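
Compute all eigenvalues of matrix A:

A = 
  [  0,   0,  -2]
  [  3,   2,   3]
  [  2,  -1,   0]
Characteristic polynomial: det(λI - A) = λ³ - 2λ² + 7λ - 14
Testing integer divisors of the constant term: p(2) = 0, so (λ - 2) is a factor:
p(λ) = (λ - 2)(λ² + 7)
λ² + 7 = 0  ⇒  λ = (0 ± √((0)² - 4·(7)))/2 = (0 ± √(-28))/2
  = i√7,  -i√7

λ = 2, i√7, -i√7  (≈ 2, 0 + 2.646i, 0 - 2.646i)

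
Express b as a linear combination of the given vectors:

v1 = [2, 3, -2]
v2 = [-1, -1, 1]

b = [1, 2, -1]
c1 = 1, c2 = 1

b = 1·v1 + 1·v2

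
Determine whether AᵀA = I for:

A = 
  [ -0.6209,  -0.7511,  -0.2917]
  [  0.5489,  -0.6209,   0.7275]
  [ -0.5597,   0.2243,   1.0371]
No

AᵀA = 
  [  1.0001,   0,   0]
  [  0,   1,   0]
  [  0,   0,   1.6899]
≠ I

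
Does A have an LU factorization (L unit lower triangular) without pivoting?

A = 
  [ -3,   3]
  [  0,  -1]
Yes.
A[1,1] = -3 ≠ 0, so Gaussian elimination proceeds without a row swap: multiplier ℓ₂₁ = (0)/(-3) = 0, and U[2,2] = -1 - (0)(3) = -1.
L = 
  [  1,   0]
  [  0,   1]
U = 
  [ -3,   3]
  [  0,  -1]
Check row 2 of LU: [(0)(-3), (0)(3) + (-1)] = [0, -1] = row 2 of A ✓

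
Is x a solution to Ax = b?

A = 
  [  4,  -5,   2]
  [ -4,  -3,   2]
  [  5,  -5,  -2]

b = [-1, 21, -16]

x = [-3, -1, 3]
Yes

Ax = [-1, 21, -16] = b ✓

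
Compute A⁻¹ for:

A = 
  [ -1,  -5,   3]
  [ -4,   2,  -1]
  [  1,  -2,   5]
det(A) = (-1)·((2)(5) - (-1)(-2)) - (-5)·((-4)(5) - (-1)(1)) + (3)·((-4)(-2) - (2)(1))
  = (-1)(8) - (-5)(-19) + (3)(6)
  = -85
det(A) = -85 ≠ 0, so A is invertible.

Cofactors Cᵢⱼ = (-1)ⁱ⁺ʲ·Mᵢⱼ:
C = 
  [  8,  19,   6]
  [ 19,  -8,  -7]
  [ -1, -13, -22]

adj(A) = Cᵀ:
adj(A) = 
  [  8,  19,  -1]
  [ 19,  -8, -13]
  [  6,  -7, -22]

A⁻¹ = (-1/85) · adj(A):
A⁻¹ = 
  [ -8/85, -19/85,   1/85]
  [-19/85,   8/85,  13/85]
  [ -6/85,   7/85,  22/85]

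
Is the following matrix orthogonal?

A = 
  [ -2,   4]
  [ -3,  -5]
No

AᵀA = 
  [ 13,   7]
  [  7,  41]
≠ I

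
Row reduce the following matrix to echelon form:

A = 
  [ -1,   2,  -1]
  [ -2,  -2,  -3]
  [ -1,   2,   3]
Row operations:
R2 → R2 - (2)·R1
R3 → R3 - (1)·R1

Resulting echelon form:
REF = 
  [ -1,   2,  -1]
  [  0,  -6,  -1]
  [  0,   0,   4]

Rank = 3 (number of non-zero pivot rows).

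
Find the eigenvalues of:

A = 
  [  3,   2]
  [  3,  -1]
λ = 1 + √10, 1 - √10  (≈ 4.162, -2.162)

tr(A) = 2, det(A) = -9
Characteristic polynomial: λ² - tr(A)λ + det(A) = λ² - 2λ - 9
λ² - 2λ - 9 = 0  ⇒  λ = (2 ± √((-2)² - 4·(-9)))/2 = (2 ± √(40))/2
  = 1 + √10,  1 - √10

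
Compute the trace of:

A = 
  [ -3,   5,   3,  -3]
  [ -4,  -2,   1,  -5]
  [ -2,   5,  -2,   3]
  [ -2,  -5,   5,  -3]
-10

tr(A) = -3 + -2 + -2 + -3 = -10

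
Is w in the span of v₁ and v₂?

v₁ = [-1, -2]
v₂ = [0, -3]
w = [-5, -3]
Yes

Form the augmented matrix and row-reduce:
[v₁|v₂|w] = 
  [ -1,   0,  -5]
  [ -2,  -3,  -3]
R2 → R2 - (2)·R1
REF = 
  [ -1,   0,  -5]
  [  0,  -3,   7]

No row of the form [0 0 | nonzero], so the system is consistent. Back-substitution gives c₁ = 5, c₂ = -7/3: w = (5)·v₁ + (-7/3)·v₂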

- [Exercise requirements]:
Reading through the records above, report each line in which the string "following" is found.

- [Worked solution]:
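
Is the following matrix orthogonal?
Row reduce the following matrix to echelon form: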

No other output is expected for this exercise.